Exercise
Copy each line of the data that has "together" in it.

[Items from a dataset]
BEGIN

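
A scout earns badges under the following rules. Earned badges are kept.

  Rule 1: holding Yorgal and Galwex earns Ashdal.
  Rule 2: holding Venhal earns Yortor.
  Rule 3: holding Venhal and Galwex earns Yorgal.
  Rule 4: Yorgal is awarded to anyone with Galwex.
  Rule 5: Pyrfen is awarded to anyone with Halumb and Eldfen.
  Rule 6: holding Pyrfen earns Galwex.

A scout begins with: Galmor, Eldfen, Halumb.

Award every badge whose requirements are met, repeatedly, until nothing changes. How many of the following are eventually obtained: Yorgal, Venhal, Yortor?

1

With Halumb and Eldfen, Pyrfen is earned (Rule 5).
With Pyrfen, Galwex is earned (Rule 6).
With Galwex, Yorgal is earned (Rule 4).
Yorgal: reached.
No rule produces Venhal, and it is not given.
Yortor would need Venhal (Rule 2), but Venhal is never earned.
Reached: Yorgal — 1 of the 3.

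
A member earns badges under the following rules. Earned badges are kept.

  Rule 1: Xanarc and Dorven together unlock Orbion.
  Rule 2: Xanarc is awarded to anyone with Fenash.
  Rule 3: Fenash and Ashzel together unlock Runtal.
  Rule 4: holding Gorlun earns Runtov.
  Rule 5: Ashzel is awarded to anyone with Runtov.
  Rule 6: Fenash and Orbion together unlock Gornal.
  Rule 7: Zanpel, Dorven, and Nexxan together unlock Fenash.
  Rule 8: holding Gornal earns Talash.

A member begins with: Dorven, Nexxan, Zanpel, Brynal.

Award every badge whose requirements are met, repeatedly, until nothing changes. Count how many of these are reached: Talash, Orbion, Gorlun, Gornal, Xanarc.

4

With Zanpel, Dorven, and Nexxan, Fenash is earned (Rule 7).
With Fenash, Xanarc is earned (Rule 2).
With Xanarc and Dorven, Orbion is earned (Rule 1).
With Fenash and Orbion, Gornal is earned (Rule 6).
With Gornal, Talash is earned (Rule 8).
Talash: reached.
Orbion: reached.
No rule produces Gorlun, and it is not given.
Gornal: reached.
Xanarc: reached.
Reached: Talash, Orbion, Gornal, and Xanarc — 4 of the 5.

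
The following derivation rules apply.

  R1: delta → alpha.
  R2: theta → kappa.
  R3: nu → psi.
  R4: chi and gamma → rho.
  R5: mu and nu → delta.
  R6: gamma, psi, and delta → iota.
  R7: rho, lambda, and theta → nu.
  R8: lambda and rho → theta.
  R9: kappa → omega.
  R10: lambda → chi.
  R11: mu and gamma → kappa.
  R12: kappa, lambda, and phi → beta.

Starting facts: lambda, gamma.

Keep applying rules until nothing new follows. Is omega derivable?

From lambda, R10 gives chi.
chi and gamma hold, so rho follows (R4).
From lambda and rho, R8 gives theta.
From theta, R2 gives kappa.
From kappa, R9 gives omega.

Yes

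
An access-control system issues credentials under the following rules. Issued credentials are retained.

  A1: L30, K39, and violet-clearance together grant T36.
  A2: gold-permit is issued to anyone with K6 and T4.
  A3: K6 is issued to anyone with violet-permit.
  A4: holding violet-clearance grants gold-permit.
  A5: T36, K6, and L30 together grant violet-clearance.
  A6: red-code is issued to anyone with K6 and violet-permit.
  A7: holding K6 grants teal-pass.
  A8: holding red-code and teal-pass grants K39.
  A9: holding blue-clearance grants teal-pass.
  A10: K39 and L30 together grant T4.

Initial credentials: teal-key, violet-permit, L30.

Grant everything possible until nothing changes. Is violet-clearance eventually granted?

No

violet-clearance would need T36, K6, and L30 (A5), but T36 is never granted.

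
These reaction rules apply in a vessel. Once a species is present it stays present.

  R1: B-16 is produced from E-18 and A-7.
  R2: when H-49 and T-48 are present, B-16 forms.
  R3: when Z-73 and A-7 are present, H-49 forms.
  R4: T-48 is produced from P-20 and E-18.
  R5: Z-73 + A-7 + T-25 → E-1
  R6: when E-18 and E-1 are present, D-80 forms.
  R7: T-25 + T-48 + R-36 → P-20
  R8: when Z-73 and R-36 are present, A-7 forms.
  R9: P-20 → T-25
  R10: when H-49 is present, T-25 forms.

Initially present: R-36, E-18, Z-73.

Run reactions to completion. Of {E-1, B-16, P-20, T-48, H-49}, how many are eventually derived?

Z-73 and R-36 present → A-7 forms (R8).
E-18 and A-7 present → B-16 forms (R1).
Z-73 and A-7 present → H-49 forms (R3).
H-49 present → T-25 forms (R10).
Z-73, A-7, and T-25 present → E-1 forms (R5).
E-1: reached.
B-16: reached.
P-20 would need T-25, T-48, and R-36 (R7), but T-48 never forms.
T-48 would need P-20 and E-18 (R4), but P-20 never forms.
H-49: reached.
Reached: E-1, B-16, and H-49 — 3 of the 5.

3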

END

Result for this task
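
  Rule 1: Xanarc and Dorven together unlock Orbion.
  Rule 3: Fenash and Ashzel together unlock Runtal.
  Rule 6: Fenash and Orbion together unlock Gornal.
  Rule 7: Zanpel, Dorven, and Nexxan together unlock Fenash.
  A1: L30, K39, and violet-clearance together grant T36.
  A5: T36, K6, and L30 together grant violet-clearance.
  A10: K39 and L30 together grant T4.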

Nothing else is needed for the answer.